§ DATASET RECORDS:
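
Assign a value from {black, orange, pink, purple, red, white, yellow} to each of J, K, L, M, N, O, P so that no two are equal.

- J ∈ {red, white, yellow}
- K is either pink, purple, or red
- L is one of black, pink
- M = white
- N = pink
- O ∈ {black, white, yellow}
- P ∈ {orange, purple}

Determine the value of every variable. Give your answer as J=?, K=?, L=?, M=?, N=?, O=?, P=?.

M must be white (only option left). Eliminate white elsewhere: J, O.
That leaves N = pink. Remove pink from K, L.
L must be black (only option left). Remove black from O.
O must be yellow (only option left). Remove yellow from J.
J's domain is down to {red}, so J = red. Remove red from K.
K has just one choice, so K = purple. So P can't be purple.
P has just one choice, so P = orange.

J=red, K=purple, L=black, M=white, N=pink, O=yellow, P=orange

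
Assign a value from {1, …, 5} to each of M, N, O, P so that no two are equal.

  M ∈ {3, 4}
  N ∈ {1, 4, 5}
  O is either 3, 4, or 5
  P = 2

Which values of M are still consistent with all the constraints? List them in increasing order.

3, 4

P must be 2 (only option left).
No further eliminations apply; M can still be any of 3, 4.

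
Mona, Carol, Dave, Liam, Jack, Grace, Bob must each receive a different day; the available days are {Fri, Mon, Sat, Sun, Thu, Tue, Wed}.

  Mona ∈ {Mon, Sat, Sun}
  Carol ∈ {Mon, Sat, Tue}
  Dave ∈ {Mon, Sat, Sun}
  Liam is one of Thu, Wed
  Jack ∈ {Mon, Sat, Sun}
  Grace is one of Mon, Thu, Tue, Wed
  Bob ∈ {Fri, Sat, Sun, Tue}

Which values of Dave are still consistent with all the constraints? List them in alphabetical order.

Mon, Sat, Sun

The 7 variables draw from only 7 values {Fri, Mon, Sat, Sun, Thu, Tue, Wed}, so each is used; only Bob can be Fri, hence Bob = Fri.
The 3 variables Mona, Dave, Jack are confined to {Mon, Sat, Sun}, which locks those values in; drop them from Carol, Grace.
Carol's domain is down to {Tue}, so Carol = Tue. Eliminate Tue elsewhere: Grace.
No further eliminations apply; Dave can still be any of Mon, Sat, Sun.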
...
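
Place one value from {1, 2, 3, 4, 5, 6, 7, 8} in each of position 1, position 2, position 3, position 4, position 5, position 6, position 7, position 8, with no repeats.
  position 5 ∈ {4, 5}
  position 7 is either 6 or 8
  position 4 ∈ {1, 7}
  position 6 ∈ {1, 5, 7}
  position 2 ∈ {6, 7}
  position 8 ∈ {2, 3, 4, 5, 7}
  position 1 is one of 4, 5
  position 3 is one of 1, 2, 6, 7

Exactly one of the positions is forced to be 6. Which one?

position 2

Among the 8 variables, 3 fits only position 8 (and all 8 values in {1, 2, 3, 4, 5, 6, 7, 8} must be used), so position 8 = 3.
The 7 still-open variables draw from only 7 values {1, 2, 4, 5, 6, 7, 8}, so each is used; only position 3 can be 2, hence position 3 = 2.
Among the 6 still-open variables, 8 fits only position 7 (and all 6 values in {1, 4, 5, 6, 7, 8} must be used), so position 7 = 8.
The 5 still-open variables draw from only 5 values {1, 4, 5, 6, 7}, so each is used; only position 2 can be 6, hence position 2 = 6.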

§ ASSIGNMENT:
Among the entries above, which lines include "equal"? List them all.

§ EXPECTED ANSWER:
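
Assign a value from {black, orange, pink, purple, red, white, yellow} to each of J, K, L, M, N, O, P so that no two are equal.
Assign a value from {1, …, 5} to each of M, N, O, P so that no two are equal.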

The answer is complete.